YOUR TASK:
For this exercise, please find the lines in the entries that include the word "ranges" and copy them.

RECORDS:
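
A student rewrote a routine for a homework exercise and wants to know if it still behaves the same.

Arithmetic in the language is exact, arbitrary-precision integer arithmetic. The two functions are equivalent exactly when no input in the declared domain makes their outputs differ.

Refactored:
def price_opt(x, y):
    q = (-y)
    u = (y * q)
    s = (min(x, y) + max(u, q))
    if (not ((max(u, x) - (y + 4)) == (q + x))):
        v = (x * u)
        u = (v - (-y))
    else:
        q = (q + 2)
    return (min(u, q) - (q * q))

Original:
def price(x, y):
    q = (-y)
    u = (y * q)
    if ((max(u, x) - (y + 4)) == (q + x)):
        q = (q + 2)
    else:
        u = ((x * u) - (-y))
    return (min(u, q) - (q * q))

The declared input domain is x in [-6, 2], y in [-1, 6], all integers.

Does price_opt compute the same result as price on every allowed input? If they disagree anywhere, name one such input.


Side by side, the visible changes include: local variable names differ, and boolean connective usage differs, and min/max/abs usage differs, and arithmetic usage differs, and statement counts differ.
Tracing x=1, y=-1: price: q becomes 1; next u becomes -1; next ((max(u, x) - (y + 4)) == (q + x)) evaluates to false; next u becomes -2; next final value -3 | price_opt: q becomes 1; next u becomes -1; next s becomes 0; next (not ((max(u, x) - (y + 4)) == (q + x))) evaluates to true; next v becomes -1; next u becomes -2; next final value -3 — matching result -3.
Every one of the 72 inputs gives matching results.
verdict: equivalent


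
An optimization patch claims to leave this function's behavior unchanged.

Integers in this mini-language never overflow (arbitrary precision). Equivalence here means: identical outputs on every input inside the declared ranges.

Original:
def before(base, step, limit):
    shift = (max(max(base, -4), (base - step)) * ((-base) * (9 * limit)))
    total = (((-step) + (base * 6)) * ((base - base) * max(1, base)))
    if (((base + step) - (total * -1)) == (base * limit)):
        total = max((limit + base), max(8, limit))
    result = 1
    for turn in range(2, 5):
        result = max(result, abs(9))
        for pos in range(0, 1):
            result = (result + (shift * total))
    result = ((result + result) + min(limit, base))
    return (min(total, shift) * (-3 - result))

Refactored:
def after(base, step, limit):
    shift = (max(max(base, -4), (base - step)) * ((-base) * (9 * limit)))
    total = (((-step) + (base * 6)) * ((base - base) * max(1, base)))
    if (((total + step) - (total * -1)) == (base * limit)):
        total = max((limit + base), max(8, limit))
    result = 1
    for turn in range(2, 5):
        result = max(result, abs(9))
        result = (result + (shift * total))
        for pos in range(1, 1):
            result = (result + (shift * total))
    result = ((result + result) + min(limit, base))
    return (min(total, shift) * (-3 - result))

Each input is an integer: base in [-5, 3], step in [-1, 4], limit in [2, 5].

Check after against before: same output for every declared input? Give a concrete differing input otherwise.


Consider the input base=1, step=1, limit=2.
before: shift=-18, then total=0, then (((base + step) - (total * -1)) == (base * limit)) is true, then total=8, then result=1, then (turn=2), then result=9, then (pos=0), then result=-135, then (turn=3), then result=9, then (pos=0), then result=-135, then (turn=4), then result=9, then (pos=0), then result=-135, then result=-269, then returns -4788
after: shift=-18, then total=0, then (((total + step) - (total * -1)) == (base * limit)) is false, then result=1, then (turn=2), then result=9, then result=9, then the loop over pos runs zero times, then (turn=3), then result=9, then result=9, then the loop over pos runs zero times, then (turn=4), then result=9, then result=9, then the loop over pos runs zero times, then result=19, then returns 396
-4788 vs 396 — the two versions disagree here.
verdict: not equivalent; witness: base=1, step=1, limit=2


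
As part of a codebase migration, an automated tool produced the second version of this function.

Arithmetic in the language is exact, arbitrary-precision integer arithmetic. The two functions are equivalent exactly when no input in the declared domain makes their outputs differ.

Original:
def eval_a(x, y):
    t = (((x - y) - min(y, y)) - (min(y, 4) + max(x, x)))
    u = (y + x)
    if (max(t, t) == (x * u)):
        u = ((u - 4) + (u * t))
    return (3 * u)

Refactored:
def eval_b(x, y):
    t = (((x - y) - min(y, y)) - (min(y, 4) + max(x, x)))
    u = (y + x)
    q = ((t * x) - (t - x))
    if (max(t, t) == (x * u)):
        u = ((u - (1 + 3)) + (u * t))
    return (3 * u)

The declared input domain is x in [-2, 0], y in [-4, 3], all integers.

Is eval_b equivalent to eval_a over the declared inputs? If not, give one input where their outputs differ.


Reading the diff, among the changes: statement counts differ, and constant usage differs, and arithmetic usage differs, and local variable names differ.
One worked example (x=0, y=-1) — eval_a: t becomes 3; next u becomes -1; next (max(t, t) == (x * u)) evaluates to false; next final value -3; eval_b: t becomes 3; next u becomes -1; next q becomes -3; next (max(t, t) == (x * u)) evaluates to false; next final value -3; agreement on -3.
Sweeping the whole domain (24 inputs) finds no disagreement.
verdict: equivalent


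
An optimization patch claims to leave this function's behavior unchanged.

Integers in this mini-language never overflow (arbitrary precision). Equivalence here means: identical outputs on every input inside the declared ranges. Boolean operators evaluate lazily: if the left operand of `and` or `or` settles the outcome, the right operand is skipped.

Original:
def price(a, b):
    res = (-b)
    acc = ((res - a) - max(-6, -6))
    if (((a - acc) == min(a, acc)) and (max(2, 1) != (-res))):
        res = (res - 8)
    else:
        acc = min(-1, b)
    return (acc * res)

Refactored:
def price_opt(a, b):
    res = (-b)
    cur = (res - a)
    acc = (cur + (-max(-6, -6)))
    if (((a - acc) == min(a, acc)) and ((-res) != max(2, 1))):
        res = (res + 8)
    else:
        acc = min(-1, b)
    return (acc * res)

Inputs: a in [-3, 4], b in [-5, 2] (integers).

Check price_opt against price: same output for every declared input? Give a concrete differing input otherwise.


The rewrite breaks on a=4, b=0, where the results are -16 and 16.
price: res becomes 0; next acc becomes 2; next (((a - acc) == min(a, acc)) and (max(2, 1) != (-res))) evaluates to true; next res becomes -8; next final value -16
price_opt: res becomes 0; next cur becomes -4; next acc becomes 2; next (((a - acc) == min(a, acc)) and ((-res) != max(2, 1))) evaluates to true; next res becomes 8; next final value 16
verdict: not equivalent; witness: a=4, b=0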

==

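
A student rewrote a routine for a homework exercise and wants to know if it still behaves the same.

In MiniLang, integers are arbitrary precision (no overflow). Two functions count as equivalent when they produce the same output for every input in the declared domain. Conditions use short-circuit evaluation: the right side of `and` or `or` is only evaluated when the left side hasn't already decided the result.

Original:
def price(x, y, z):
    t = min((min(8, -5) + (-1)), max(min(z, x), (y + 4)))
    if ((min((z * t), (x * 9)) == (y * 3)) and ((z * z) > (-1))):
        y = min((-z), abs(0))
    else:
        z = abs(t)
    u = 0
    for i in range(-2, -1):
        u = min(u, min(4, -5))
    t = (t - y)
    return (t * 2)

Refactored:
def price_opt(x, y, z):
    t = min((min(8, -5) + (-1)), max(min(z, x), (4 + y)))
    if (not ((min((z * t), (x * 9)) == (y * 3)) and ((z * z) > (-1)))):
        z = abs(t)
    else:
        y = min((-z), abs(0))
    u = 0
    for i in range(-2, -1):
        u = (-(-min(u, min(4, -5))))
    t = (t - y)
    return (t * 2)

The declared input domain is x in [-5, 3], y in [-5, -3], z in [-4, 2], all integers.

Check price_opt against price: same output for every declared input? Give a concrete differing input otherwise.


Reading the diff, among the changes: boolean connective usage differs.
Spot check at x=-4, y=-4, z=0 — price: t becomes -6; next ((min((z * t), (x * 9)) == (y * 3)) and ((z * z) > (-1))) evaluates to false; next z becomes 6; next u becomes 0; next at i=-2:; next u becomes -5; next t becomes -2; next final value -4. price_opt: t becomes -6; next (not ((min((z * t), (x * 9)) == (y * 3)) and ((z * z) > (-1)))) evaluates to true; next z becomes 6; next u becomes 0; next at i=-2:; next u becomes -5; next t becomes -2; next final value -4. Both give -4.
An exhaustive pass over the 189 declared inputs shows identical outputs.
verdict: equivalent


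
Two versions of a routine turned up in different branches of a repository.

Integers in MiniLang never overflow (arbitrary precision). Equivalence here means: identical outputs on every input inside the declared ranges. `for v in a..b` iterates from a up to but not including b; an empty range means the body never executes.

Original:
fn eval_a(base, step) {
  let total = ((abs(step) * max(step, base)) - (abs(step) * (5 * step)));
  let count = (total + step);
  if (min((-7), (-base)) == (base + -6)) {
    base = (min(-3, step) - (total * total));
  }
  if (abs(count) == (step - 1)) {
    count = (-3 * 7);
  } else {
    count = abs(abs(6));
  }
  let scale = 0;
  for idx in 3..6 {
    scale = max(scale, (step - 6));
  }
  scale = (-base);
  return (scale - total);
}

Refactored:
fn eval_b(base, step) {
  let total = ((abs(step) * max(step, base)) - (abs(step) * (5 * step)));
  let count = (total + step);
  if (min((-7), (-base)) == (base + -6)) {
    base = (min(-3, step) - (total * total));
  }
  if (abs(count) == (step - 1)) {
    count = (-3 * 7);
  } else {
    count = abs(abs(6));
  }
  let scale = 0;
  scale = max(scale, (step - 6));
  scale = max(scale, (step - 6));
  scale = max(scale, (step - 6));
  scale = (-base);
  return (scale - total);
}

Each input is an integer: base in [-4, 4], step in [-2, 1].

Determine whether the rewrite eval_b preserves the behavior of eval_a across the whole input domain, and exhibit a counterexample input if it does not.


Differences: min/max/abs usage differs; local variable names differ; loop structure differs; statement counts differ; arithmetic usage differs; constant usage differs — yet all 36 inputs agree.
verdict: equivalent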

RESPONSE:
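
Integers in this mini-language never overflow (arbitrary precision). Equivalence here means: identical outputs on every input inside the declared ranges.
Integers in this mini-language never overflow (arbitrary precision). Equivalence here means: identical outputs on every input inside the declared ranges. Boolean operators evaluate lazily: if the left operand of `and` or `or` settles the outcome, the right operand is skipped.
Integers in MiniLang never overflow (arbitrary precision). Equivalence here means: identical outputs on every input inside the declared ranges. `for v in a..b` iterates from a up to but not including b; an empty range means the body never executes.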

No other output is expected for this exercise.